» **Exercise**: Below are lines of data; restate word for word those running from the line containing "d/dh [(-3*h - 6)/(h^2" to the line containing "g'(r) = 4 - 2*r", inclusive, and no others.

Saved data entries
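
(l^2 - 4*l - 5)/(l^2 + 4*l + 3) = (l - 5)/(l + 3)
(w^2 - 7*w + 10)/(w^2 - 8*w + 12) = (w - 5)/(w - 6)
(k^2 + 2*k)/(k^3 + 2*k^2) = 1/k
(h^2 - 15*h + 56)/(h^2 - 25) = (h^2 - 15*h + 56)/(h^2 - 25)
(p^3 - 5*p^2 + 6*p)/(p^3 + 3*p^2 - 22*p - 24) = p*(p^2 - 5*p + 6)/(p^3 + 3*p^2 - 22*p - 24)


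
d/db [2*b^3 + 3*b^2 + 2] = 6*b*(b + 1)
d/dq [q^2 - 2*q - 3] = 2*q - 2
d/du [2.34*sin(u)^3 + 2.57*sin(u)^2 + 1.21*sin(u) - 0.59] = (7.02*sin(u)^2 + 5.14*sin(u) + 1.21)*cos(u)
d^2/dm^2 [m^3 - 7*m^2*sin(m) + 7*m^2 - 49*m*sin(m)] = 7*m^2*sin(m) + 49*m*sin(m) - 28*m*cos(m) + 6*m - 14*sin(m) - 98*cos(m) + 14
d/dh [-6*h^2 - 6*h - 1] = -12*h - 6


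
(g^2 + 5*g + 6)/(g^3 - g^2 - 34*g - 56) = (g + 3)/(g^2 - 3*g - 28)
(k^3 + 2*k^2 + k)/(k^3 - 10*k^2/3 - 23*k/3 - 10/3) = 3*k*(k + 1)/(3*k^2 - 13*k - 10)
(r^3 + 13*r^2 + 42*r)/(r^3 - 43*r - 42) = r*(r + 7)/(r^2 - 6*r - 7)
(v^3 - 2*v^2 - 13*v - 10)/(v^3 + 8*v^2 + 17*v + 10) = (v - 5)/(v + 5)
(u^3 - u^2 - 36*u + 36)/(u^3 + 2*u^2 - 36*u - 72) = (u - 1)/(u + 2)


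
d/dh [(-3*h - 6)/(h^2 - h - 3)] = 3*(-h^2 + h + (h + 2)*(2*h - 1) + 3)/(-h^2 + h + 3)^2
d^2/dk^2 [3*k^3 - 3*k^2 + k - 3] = 18*k - 6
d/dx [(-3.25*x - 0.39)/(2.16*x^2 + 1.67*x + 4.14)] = (7.02*x^2 + 1.6848*x - 12.8037)/(4.6656*x^4 + 7.2144*x^3 + 20.6737*x^2 + 13.8276*x + 17.1396)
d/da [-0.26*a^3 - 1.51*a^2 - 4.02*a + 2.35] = -0.78*a^2 - 3.02*a - 4.02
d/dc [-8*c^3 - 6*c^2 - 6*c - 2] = -24*c^2 - 12*c - 6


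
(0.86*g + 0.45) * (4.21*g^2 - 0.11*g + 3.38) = 3.6206*g^3 + 1.7999*g^2 + 2.8573*g + 1.521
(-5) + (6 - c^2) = 1 - c^2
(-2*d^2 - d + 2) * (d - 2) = -2*d^3 + 3*d^2 + 4*d - 4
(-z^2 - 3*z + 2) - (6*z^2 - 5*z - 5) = -7*z^2 + 2*z + 7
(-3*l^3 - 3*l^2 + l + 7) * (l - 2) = -3*l^4 + 3*l^3 + 7*l^2 + 5*l - 14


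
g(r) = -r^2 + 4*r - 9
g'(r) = 4 - 2*r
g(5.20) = -15.24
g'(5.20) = -6.40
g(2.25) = -5.06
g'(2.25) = -0.50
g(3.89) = -8.57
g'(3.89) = -3.78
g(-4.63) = -48.96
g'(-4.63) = 13.26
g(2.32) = -5.10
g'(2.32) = -0.64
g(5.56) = -17.67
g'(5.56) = -7.12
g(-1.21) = -15.30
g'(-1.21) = 6.42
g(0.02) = -8.92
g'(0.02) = 3.96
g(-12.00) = -201.00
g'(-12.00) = 28.00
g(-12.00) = -201.00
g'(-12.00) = 28.00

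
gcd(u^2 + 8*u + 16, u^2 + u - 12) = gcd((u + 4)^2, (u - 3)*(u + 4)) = u + 4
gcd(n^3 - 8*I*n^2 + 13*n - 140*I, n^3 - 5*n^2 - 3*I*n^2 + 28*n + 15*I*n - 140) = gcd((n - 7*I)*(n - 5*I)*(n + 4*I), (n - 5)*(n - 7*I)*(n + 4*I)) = n^2 - 3*I*n + 28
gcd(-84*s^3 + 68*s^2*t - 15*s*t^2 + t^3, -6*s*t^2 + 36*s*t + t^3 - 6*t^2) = 6*s - t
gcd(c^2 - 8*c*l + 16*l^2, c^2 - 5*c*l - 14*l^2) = 1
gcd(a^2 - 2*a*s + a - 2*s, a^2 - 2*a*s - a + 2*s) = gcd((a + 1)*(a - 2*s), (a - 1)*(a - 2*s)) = -a + 2*s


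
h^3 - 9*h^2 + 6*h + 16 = (h - 8)*(h - 2)*(h + 1)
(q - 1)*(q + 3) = q^2 + 2*q - 3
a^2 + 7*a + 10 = (a + 2)*(a + 5)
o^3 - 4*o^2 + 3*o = o*(o - 3)*(o - 1)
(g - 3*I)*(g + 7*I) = g^2 + 4*I*g + 21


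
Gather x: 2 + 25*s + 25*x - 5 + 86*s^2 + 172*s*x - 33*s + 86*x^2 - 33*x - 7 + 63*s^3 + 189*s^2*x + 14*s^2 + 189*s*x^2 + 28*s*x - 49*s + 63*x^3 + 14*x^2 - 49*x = 63*s^3 + 100*s^2 - 57*s + 63*x^3 + x^2*(189*s + 100) + x*(189*s^2 + 200*s - 57) - 10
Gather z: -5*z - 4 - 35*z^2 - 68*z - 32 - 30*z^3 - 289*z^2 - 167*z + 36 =-30*z^3 - 324*z^2 - 240*z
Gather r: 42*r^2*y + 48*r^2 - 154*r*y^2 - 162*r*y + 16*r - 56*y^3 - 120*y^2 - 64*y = r^2*(42*y + 48) + r*(-154*y^2 - 162*y + 16) - 56*y^3 - 120*y^2 - 64*y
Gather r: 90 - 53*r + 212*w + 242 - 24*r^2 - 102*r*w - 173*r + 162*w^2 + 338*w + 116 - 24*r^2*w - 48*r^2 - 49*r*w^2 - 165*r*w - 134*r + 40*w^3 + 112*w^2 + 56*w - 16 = r^2*(-24*w - 72) + r*(-49*w^2 - 267*w - 360) + 40*w^3 + 274*w^2 + 606*w + 432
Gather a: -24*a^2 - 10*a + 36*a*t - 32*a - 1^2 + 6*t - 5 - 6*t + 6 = -24*a^2 + a*(36*t - 42)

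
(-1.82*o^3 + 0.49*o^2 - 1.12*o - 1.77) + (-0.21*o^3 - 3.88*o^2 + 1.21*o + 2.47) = -2.03*o^3 - 3.39*o^2 + 0.0899999999999999*o + 0.7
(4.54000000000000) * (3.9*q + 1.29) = 17.706*q + 5.8566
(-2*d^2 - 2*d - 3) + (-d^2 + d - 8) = -3*d^2 - d - 11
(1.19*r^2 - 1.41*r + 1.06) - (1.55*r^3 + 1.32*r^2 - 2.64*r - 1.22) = -1.55*r^3 - 0.13*r^2 + 1.23*r + 2.28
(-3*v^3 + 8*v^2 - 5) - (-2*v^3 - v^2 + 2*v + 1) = -v^3 + 9*v^2 - 2*v - 6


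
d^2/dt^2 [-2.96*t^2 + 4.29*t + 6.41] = -5.92000000000000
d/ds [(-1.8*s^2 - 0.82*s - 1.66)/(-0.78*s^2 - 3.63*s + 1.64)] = (5.8944*s^2 - 8.4936*s - 7.3706)/(0.6084*s^4 + 5.6628*s^3 + 10.6185*s^2 - 11.9064*s + 2.6896)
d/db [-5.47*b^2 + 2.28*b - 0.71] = 2.28 - 10.94*b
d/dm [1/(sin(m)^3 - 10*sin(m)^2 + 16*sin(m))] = (-3*cos(m) + 20/tan(m) - 16*cos(m)/sin(m)^2)/((sin(m) - 8)^2*(sin(m) - 2)^2)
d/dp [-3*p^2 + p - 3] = 1 - 6*p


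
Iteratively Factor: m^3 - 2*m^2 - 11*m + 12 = (m + 3)*(m^2 - 5*m + 4) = (m - 4)*(m + 3)*(m - 1)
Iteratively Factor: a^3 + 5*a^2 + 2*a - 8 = (a + 4)*(a^2 + a - 2) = (a - 1)*(a + 4)*(a + 2)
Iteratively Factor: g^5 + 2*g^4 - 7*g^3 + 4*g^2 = (g)*(g^4 + 2*g^3 - 7*g^2 + 4*g) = g^2*(g^3 + 2*g^2 - 7*g + 4) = g^2*(g - 1)*(g^2 + 3*g - 4) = g^2*(g - 1)^2*(g + 4)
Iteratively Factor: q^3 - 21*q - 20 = (q + 1)*(q^2 - q - 20) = (q + 1)*(q + 4)*(q - 5)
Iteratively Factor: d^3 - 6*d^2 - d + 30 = (d + 2)*(d^2 - 8*d + 15) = (d - 5)*(d + 2)*(d - 3)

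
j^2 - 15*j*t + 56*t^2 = (j - 8*t)*(j - 7*t)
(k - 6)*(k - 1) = k^2 - 7*k + 6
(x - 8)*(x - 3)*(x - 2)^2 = x^4 - 15*x^3 + 72*x^2 - 140*x + 96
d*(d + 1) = d^2 + d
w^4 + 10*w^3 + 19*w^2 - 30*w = w*(w - 1)*(w + 5)*(w + 6)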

» **Output**:
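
d/dh [(-3*h - 6)/(h^2 - h - 3)] = 3*(-h^2 + h + (h + 2)*(2*h - 1) + 3)/(-h^2 + h + 3)^2
d^2/dk^2 [3*k^3 - 3*k^2 + k - 3] = 18*k - 6
d/dx [(-3.25*x - 0.39)/(2.16*x^2 + 1.67*x + 4.14)] = (7.02*x^2 + 1.6848*x - 12.8037)/(4.6656*x^4 + 7.2144*x^3 + 20.6737*x^2 + 13.8276*x + 17.1396)
d/da [-0.26*a^3 - 1.51*a^2 - 4.02*a + 2.35] = -0.78*a^2 - 3.02*a - 4.02
d/dc [-8*c^3 - 6*c^2 - 6*c - 2] = -24*c^2 - 12*c - 6


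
(0.86*g + 0.45) * (4.21*g^2 - 0.11*g + 3.38) = 3.6206*g^3 + 1.7999*g^2 + 2.8573*g + 1.521
(-5) + (6 - c^2) = 1 - c^2
(-2*d^2 - d + 2) * (d - 2) = -2*d^3 + 3*d^2 + 4*d - 4
(-z^2 - 3*z + 2) - (6*z^2 - 5*z - 5) = -7*z^2 + 2*z + 7
(-3*l^3 - 3*l^2 + l + 7) * (l - 2) = -3*l^4 + 3*l^3 + 7*l^2 + 5*l - 14


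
g(r) = -r^2 + 4*r - 9
g'(r) = 4 - 2*r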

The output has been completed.